MATERIAL SUPPLIED:
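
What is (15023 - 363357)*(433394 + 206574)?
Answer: -222922613312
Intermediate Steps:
(15023 - 363357)*(433394 + 206574) = -348334*639968 = -222922613312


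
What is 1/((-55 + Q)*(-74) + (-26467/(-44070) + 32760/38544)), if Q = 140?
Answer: -17694105/111270255062 ≈ -0.00015902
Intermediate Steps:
1/((-55 + Q)*(-74) + (-26467/(-44070) + 32760/38544)) = 1/((-55 + 140)*(-74) + (-26467/(-44070) + 32760/38544)) = 1/(85*(-74) + (-26467*(-1/44070) + 32760*(1/38544))) = 1/(-6290 + (26467/44070 + 1365/1606)) = 1/(-6290 + 25665388/17694105) = 1/(-111270255062/17694105) = -17694105/111270255062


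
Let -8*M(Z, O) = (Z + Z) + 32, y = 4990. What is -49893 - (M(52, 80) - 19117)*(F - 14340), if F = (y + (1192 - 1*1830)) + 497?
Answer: -181650687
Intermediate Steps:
M(Z, O) = -4 - Z/4 (M(Z, O) = -((Z + Z) + 32)/8 = -(2*Z + 32)/8 = -(32 + 2*Z)/8 = -4 - Z/4)
F = 4849 (F = (4990 + (1192 - 1*1830)) + 497 = (4990 + (1192 - 1830)) + 497 = (4990 - 638) + 497 = 4352 + 497 = 4849)
-49893 - (M(52, 80) - 19117)*(F - 14340) = -49893 - ((-4 - 1/4*52) - 19117)*(4849 - 14340) = -49893 - ((-4 - 13) - 19117)*(-9491) = -49893 - (-17 - 19117)*(-9491) = -49893 - (-19134)*(-9491) = -49893 - 1*181600794 = -49893 - 181600794 = -181650687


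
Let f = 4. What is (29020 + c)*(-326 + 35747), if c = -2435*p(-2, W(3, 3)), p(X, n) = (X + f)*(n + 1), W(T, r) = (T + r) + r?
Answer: -697085280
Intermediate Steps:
W(T, r) = T + 2*r
p(X, n) = (1 + n)*(4 + X) (p(X, n) = (X + 4)*(n + 1) = (4 + X)*(1 + n) = (1 + n)*(4 + X))
c = -48700 (c = -2435*(4 - 2 + 4*(3 + 2*3) - 2*(3 + 2*3)) = -2435*(4 - 2 + 4*(3 + 6) - 2*(3 + 6)) = -2435*(4 - 2 + 4*9 - 2*9) = -2435*(4 - 2 + 36 - 18) = -2435*20 = -48700)
(29020 + c)*(-326 + 35747) = (29020 - 48700)*(-326 + 35747) = -19680*35421 = -697085280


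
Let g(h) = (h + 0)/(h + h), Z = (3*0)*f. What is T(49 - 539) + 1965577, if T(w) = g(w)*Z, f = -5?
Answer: 1965577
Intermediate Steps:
Z = 0 (Z = (3*0)*(-5) = 0*(-5) = 0)
g(h) = ½ (g(h) = h/((2*h)) = h*(1/(2*h)) = ½)
T(w) = 0 (T(w) = (½)*0 = 0)
T(49 - 539) + 1965577 = 0 + 1965577 = 1965577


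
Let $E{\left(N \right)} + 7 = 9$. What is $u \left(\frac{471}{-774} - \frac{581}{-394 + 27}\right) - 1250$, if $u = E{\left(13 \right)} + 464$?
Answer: $- \frac{37677743}{47343} \approx -795.85$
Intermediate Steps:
$E{\left(N \right)} = 2$ ($E{\left(N \right)} = -7 + 9 = 2$)
$u = 466$ ($u = 2 + 464 = 466$)
$u \left(\frac{471}{-774} - \frac{581}{-394 + 27}\right) - 1250 = 466 \left(\frac{471}{-774} - \frac{581}{-394 + 27}\right) - 1250 = 466 \left(471 \left(- \frac{1}{774}\right) - \frac{581}{-367}\right) - 1250 = 466 \left(- \frac{157}{258} - - \frac{581}{367}\right) - 1250 = 466 \left(- \frac{157}{258} + \frac{581}{367}\right) - 1250 = 466 \cdot \frac{92279}{94686} - 1250 = \frac{21501007}{47343} - 1250 = - \frac{37677743}{47343}$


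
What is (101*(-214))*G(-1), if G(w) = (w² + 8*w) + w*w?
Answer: 129684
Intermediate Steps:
G(w) = 2*w² + 8*w (G(w) = (w² + 8*w) + w² = 2*w² + 8*w)
(101*(-214))*G(-1) = (101*(-214))*(2*(-1)*(4 - 1)) = -43228*(-1)*3 = -21614*(-6) = 129684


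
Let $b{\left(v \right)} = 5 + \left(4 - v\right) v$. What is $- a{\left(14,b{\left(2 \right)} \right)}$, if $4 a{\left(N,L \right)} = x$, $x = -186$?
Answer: $\frac{93}{2} \approx 46.5$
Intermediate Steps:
$b{\left(v \right)} = 5 + v \left(4 - v\right)$
$a{\left(N,L \right)} = - \frac{93}{2}$ ($a{\left(N,L \right)} = \frac{1}{4} \left(-186\right) = - \frac{93}{2}$)
$- a{\left(14,b{\left(2 \right)} \right)} = \left(-1\right) \left(- \frac{93}{2}\right) = \frac{93}{2}$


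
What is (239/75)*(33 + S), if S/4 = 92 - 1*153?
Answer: -50429/75 ≈ -672.39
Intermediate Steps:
S = -244 (S = 4*(92 - 1*153) = 4*(92 - 153) = 4*(-61) = -244)
(239/75)*(33 + S) = (239/75)*(33 - 244) = (239*(1/75))*(-211) = (239/75)*(-211) = -50429/75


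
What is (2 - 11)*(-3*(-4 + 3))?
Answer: -27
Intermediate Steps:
(2 - 11)*(-3*(-4 + 3)) = -(-27)*(-1) = -9*3 = -27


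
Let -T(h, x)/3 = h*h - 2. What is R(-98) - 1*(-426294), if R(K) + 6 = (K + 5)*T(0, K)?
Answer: 425730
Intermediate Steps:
T(h, x) = 6 - 3*h**2 (T(h, x) = -3*(h*h - 2) = -3*(h**2 - 2) = -3*(-2 + h**2) = 6 - 3*h**2)
R(K) = 24 + 6*K (R(K) = -6 + (K + 5)*(6 - 3*0**2) = -6 + (5 + K)*(6 - 3*0) = -6 + (5 + K)*(6 + 0) = -6 + (5 + K)*6 = -6 + (30 + 6*K) = 24 + 6*K)
R(-98) - 1*(-426294) = (24 + 6*(-98)) - 1*(-426294) = (24 - 588) + 426294 = -564 + 426294 = 425730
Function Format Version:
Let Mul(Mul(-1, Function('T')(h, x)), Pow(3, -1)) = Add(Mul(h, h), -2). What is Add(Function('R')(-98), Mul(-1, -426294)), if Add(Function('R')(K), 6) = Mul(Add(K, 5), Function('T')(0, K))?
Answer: 425730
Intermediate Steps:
Function('T')(h, x) = Add(6, Mul(-3, Pow(h, 2))) (Function('T')(h, x) = Mul(-3, Add(Mul(h, h), -2)) = Mul(-3, Add(Pow(h, 2), -2)) = Mul(-3, Add(-2, Pow(h, 2))) = Add(6, Mul(-3, Pow(h, 2))))
Function('R')(K) = Add(24, Mul(6, K)) (Function('R')(K) = Add(-6, Mul(Add(K, 5), Add(6, Mul(-3, Pow(0, 2))))) = Add(-6, Mul(Add(5, K), Add(6, Mul(-3, 0)))) = Add(-6, Mul(Add(5, K), Add(6, 0))) = Add(-6, Mul(Add(5, K), 6)) = Add(-6, Add(30, Mul(6, K))) = Add(24, Mul(6, K)))
Add(Function('R')(-98), Mul(-1, -426294)) = Add(Add(24, Mul(6, -98)), Mul(-1, -426294)) = Add(Add(24, -588), 426294) = Add(-564, 426294) = 425730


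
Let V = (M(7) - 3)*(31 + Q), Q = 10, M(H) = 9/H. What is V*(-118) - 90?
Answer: 57426/7 ≈ 8203.7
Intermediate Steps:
V = -492/7 (V = (9/7 - 3)*(31 + 10) = (9*(⅐) - 3)*41 = (9/7 - 3)*41 = -12/7*41 = -492/7 ≈ -70.286)
V*(-118) - 90 = -492/7*(-118) - 90 = 58056/7 - 90 = 57426/7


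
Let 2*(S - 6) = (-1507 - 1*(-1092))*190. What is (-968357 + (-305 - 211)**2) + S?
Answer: -741520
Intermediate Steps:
S = -39419 (S = 6 + ((-1507 - 1*(-1092))*190)/2 = 6 + ((-1507 + 1092)*190)/2 = 6 + (-415*190)/2 = 6 + (1/2)*(-78850) = 6 - 39425 = -39419)
(-968357 + (-305 - 211)**2) + S = (-968357 + (-305 - 211)**2) - 39419 = (-968357 + (-516)**2) - 39419 = (-968357 + 266256) - 39419 = -702101 - 39419 = -741520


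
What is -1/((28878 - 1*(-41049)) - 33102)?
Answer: -1/36825 ≈ -2.7155e-5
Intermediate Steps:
-1/((28878 - 1*(-41049)) - 33102) = -1/((28878 + 41049) - 33102) = -1/(69927 - 33102) = -1/36825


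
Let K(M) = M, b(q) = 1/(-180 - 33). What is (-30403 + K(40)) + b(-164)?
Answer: -6467320/213 ≈ -30363.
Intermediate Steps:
b(q) = -1/213 (b(q) = 1/(-213) = -1/213)
(-30403 + K(40)) + b(-164) = (-30403 + 40) - 1/213 = -30363 - 1/213 = -6467320/213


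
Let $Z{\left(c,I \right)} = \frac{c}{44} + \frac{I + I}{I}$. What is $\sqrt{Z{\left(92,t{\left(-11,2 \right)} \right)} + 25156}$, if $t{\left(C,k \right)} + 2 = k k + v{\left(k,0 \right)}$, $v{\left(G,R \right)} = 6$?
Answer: $\frac{\sqrt{3044371}}{11} \approx 158.62$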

YOUR INSTRUCTIONS: Reproduce every line of the material above that has the string "sqrt".

SOLUTION BELOW:
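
Let $Z{\left(c,I \right)} = \frac{c}{44} + \frac{I + I}{I}$. What is $\sqrt{Z{\left(92,t{\left(-11,2 \right)} \right)} + 25156}$, if $t{\left(C,k \right)} + 2 = k k + v{\left(k,0 \right)}$, $v{\left(G,R \right)} = 6$?
Answer: $\frac{\sqrt{3044371}}{11} \approx 158.62$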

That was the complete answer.